### WORK TASK
Return every entry from the listing below unaltered.

### DATA UNDER STUDY
··········

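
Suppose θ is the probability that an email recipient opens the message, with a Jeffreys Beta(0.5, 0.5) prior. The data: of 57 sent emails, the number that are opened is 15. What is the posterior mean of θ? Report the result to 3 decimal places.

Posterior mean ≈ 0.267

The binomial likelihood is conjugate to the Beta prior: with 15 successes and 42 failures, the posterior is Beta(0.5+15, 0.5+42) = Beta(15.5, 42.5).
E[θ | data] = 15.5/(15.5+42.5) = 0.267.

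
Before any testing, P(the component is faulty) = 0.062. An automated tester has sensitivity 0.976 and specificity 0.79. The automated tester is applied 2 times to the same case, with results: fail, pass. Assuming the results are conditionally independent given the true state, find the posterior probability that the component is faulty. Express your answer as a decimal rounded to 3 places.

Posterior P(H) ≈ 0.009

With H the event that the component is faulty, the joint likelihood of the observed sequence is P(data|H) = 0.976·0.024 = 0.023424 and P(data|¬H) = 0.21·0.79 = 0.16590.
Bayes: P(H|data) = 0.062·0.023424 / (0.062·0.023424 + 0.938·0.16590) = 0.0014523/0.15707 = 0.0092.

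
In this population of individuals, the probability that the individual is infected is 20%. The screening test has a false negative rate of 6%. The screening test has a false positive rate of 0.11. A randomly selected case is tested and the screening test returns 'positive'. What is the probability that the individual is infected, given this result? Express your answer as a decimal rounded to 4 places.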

··········

### OUTPUT OF THE TASK
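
Suppose θ is the probability that an email recipient opens the message, with a Jeffreys Beta(0.5, 0.5) prior. The data: of 57 sent emails, the number that are opened is 15. What is the posterior mean of θ? Report the result to 3 decimal places.

Posterior mean ≈ 0.267

The binomial likelihood is conjugate to the Beta prior: with 15 successes and 42 failures, the posterior is Beta(0.5+15, 0.5+42) = Beta(15.5, 42.5).
E[θ | data] = 15.5/(15.5+42.5) = 0.267.

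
Before any testing, P(the component is faulty) = 0.062. An automated tester has sensitivity 0.976 and specificity 0.79. The automated tester is applied 2 times to the same case, with results: fail, pass. Assuming the results are conditionally independent given the true state, find the posterior probability that the component is faulty. Express your answer as a decimal rounded to 3 places.

Posterior P(H) ≈ 0.009

With H the event that the component is faulty, the joint likelihood of the observed sequence is P(data|H) = 0.976·0.024 = 0.023424 and P(data|¬H) = 0.21·0.79 = 0.16590.
Bayes: P(H|data) = 0.062·0.023424 / (0.062·0.023424 + 0.938·0.16590) = 0.0014523/0.15707 = 0.0092.

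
In this population of individuals, the probability that the individual is infected is 20%. The screening test has a false negative rate of 6%. The screening test has a false positive rate of 0.11. A randomly selected case is tested and the screening test returns 'positive'. What is the probability that the individual is infected, given this result? Express your answer as a decimal rounded to 4 places.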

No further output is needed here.